- **EXERCISE DIRECTIONS**: From the material below, pull each line containing the string "Consider".

- **DATA SECTION**:
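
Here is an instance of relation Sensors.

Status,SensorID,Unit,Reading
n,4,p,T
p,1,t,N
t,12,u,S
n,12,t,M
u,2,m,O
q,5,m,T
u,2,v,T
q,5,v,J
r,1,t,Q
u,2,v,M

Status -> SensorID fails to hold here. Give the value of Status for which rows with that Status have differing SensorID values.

Status=n: 2 rows → SensorID takes values {4, 12} — violation
Status=p: 1 row → SensorID = 1 ✓
Status=t: 1 row → SensorID = 12 ✓
Status=u: 3 rows → SensorID = 2, 2, 2 ✓
Status=q: 2 rows → SensorID = 5, 5 ✓
Status=r: 1 row → SensorID = 1 ✓
The only Status value with inconsistent SensorID is Status=n.

n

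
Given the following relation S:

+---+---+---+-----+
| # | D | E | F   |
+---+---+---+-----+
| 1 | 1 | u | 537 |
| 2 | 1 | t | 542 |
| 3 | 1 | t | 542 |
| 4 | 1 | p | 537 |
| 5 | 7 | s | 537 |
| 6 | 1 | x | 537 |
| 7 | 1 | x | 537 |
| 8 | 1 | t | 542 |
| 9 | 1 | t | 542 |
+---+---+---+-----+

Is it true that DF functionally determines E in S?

(D=1, F=537): rows 1, 4, 6, 7 → E takes values {u, p, x} — violation
(D=1, F=542): rows 2, 3, 8, 9 → E = t, t, t, t ✓
(D=7, F=537): row 5 → E = s ✓
Two rows agree on DF but differ on E, so DF → E does not hold.

No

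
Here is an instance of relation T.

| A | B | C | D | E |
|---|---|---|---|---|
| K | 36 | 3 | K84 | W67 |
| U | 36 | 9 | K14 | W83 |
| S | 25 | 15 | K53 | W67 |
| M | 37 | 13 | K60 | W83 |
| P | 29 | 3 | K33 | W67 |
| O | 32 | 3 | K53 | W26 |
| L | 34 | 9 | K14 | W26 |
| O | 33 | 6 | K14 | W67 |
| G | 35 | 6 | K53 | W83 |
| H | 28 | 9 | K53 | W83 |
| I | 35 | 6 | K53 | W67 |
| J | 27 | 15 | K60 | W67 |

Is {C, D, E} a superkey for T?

Yes

All 12 rows have distinct {C, D, E} values, so {C, D, E} → (all attributes) holds and {C, D, E} is a superkey.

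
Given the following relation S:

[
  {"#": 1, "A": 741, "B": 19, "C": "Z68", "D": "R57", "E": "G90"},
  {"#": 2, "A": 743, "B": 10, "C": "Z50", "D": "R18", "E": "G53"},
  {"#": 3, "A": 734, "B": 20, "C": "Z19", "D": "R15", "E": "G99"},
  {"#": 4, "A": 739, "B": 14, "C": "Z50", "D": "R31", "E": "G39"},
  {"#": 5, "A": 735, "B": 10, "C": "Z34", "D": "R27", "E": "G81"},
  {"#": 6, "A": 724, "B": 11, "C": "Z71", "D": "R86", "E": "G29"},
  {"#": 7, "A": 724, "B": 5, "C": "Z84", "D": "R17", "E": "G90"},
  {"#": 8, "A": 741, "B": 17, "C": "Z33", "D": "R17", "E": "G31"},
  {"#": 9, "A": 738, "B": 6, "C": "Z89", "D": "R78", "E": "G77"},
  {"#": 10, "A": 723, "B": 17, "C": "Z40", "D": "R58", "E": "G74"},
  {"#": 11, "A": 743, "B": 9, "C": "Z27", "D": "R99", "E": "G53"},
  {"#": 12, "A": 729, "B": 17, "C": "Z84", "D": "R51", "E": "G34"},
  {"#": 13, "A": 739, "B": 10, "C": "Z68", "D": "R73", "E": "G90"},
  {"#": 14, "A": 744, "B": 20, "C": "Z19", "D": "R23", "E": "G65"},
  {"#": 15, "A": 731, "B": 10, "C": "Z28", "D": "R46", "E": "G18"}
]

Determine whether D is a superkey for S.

Rows 7 and 8 have the same D value D=R17 but are distinct tuples, so D does not determine every attribute — not a superkey.

No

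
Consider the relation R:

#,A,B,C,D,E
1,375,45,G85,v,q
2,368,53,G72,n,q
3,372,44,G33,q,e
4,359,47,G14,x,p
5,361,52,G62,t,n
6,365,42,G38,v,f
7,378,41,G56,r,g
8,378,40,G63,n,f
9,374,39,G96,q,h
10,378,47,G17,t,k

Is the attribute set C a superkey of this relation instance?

All 10 rows have distinct C values, so C → (all attributes) holds and C is a superkey.

Yes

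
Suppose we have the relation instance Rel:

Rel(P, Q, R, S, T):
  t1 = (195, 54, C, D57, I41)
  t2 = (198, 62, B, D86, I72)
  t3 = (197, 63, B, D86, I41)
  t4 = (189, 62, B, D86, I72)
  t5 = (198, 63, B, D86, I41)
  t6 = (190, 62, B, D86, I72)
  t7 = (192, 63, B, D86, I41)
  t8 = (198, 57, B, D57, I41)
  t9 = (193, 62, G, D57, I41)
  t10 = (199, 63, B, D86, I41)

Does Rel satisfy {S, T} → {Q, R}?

(S=D57, T=I41): rows 1, 8, 9 → {Q,R} takes values {(54, C), (57, B), (62, G)} — violation
(S=D86, T=I72): rows 2, 4, 6 → {Q,R} = (62, B), (62, B), (62, B) ✓
(S=D86, T=I41): rows 3, 5, 7, 10 → {Q,R} = (63, B), (63, B), (63, B), (63, B) ✓
Two rows agree on {S, T} but differ on {Q, R}, so {S, T} → {Q, R} does not hold.

No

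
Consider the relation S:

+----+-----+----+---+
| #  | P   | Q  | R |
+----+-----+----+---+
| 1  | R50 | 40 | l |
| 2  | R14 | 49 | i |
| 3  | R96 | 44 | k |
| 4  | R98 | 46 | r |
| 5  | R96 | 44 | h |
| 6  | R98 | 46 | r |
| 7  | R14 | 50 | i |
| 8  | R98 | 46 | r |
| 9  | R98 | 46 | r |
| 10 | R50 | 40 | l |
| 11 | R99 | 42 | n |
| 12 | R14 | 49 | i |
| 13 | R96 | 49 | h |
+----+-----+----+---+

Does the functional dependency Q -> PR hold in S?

No

Q=40: rows 1, 10 → {P,R} = (R50, l), (R50, l) ✓
Q=49: rows 2, 12, 13 → {P,R} takes values {(R14, i), (R96, h)} — violation
Q=44: rows 3, 5 → {P,R} takes values {(R96, k), (R96, h)} — violation
Q=46: rows 4, 6, 8, 9 → {P,R} = (R98, r), (R98, r), (R98, r), (R98, r) ✓
Q=50: row 7 → {P,R} = (R14, i) ✓
Q=42: row 11 → {P,R} = (R99, n) ✓
Two rows agree on Q but differ on PR, so Q -> PR does not hold.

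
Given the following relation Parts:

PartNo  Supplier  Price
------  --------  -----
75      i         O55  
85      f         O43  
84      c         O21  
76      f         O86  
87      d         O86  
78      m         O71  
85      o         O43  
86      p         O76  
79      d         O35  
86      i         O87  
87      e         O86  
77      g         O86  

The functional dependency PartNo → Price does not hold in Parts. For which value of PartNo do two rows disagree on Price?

PartNo=75: 1 row → Price = O55 ✓
PartNo=85: 2 rows → Price = O43, O43 ✓
PartNo=84: 1 row → Price = O21 ✓
PartNo=76: 1 row → Price = O86 ✓
PartNo=87: 2 rows → Price = O86, O86 ✓
PartNo=78: 1 row → Price = O71 ✓
PartNo=86: 2 rows → Price takes values {O76, O87} — violation
PartNo=79: 1 row → Price = O35 ✓
PartNo=77: 1 row → Price = O86 ✓
The only PartNo value with inconsistent Price is PartNo=86.

86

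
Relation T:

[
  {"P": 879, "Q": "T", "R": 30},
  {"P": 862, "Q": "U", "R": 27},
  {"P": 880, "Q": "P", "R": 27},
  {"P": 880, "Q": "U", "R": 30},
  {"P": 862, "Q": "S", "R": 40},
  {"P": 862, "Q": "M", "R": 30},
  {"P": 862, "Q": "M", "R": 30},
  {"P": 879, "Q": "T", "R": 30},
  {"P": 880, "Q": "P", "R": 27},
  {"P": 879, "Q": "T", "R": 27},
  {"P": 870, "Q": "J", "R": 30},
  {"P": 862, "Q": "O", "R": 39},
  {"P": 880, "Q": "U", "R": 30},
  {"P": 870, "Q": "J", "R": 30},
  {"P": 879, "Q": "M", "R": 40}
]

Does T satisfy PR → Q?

Yes

(P=879, R=30): 2 rows → Q = T, T ✓
(P=862, R=27): 1 row → Q = U ✓
(P=880, R=27): 2 rows → Q = P, P ✓
(P=880, R=30): 2 rows → Q = U, U ✓
(P=862, R=40): 1 row → Q = S ✓
(P=862, R=30): 2 rows → Q = M, M ✓
(P=879, R=27): 1 row → Q = T ✓
(P=870, R=30): 2 rows → Q = J, J ✓
(P=862, R=39): 1 row → Q = O ✓
(P=879, R=40): 1 row → Q = M ✓
Every PR value is associated with a single Q value, so PR → Q holds.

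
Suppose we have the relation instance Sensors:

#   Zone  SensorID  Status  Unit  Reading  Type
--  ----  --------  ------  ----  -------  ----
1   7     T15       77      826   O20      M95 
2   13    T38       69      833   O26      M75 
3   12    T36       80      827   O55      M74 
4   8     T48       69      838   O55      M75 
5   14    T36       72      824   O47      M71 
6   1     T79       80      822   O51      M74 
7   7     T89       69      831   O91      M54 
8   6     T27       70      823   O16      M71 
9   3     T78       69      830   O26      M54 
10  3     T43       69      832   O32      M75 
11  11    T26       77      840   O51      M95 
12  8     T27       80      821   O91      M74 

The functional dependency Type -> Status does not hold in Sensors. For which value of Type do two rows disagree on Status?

M71

Type=M95: rows 1, 11 → Status = 77, 77 ✓
Type=M75: rows 2, 4, 10 → Status = 69, 69, 69 ✓
Type=M74: rows 3, 6, 12 → Status = 80, 80, 80 ✓
Type=M71: rows 5, 8 → Status takes values {72, 70} — violation
Type=M54: rows 7, 9 → Status = 69, 69 ✓
The only Type value with inconsistent Status is Type=M71.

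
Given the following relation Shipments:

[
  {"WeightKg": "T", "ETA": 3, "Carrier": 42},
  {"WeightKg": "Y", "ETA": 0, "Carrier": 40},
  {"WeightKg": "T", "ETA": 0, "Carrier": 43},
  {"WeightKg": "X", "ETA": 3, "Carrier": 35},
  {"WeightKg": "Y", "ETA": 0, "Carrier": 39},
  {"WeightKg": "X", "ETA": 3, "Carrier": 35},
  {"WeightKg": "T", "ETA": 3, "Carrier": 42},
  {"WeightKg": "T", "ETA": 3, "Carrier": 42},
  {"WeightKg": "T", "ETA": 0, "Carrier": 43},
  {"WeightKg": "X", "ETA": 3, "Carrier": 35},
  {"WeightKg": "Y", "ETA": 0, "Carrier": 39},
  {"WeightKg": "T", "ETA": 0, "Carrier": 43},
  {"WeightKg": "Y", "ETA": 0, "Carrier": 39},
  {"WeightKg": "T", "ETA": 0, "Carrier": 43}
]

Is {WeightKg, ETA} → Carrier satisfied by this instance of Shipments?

(WeightKg=T, ETA=3): 3 rows → Carrier = 42, 42, 42 ✓
(WeightKg=Y, ETA=0): 4 rows → Carrier takes values {40, 39} — violation
(WeightKg=T, ETA=0): 4 rows → Carrier = 43, 43, 43, 43 ✓
(WeightKg=X, ETA=3): 3 rows → Carrier = 35, 35, 35 ✓
Two rows agree on {WeightKg, ETA} but differ on Carrier, so {WeightKg, ETA} → Carrier does not hold.

No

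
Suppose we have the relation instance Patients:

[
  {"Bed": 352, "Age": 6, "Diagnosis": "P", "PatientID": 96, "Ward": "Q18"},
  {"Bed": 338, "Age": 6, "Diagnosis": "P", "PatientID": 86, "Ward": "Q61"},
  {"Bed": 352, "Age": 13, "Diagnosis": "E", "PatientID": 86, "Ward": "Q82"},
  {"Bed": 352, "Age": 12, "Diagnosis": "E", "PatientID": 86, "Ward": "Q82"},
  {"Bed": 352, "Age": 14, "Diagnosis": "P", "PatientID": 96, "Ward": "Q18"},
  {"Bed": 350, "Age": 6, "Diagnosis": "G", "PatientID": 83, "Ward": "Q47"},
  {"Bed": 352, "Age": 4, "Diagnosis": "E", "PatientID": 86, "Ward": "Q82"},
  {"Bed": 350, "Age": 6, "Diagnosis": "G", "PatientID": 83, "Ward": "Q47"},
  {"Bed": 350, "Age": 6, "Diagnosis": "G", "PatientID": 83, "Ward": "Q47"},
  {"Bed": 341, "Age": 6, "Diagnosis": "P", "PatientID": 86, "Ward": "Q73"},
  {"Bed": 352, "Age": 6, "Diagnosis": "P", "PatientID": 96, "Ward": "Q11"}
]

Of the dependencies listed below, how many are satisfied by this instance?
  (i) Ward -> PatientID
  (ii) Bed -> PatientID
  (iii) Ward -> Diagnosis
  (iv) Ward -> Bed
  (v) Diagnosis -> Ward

3

(i) Ward -> PatientID: every LHS value maps to a single RHS value — holds.
(ii) Bed -> PatientID: Bed=352: 6 rows → PatientID takes values {96, 86} — violation — fails.
(iii) Ward -> Diagnosis: every LHS value maps to a single RHS value — holds.
(iv) Ward -> Bed: every LHS value maps to a single RHS value — holds.
(v) Diagnosis -> Ward: Diagnosis=P: 5 rows → Ward takes values {Q18, Q61, Q73, Q11} — violation — fails.
3 of the 5 dependencies hold.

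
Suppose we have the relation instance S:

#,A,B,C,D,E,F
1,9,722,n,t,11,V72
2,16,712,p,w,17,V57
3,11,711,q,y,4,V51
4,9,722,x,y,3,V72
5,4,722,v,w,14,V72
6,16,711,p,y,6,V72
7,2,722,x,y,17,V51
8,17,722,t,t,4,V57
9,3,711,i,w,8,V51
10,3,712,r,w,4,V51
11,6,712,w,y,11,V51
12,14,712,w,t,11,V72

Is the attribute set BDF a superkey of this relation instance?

Yes

All 12 rows have distinct BDF values, so BDF → (all attributes) holds and BDF is a superkey.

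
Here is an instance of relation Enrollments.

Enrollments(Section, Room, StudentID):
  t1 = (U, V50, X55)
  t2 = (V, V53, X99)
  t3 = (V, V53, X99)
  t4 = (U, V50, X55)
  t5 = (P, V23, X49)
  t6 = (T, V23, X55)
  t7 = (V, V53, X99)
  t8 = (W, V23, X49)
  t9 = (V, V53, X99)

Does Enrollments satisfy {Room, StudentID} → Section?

No

(Room=V50, StudentID=X55): rows 1, 4 → Section = U, U ✓
(Room=V53, StudentID=X99): rows 2, 3, 7, 9 → Section = V, V, V, V ✓
(Room=V23, StudentID=X49): rows 5, 8 → Section takes values {P, W} — violation
(Room=V23, StudentID=X55): row 6 → Section = T ✓
Two rows agree on {Room, StudentID} but differ on Section, so {Room, StudentID} → Section does not hold.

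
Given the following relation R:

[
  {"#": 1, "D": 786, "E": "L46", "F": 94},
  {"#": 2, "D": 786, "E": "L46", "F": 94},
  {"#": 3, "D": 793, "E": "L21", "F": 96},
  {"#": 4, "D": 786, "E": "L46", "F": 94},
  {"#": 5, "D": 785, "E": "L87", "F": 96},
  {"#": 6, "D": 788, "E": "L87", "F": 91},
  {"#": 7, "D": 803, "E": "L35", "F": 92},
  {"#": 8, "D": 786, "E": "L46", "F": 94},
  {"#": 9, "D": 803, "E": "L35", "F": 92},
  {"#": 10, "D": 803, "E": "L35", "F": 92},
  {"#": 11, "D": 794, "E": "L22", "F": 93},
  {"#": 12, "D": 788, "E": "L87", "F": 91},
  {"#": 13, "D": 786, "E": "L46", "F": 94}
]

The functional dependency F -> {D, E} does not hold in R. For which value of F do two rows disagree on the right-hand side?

F=94: rows 1, 2, 4, 8, 13 → {D,E} = (786, L46), (786, L46), (786, L46), (786, L46), (786, L46) ✓
F=96: rows 3, 5 → {D,E} takes values {(793, L21), (785, L87)} — violation
F=91: rows 6, 12 → {D,E} = (788, L87), (788, L87) ✓
F=92: rows 7, 9, 10 → {D,E} = (803, L35), (803, L35), (803, L35) ✓
F=93: row 11 → {D,E} = (794, L22) ✓
The only F value with inconsistent RHS is F=96.

96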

- **WRITTEN RESPONSE**:
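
Consider the relation R:
Consider the relation S: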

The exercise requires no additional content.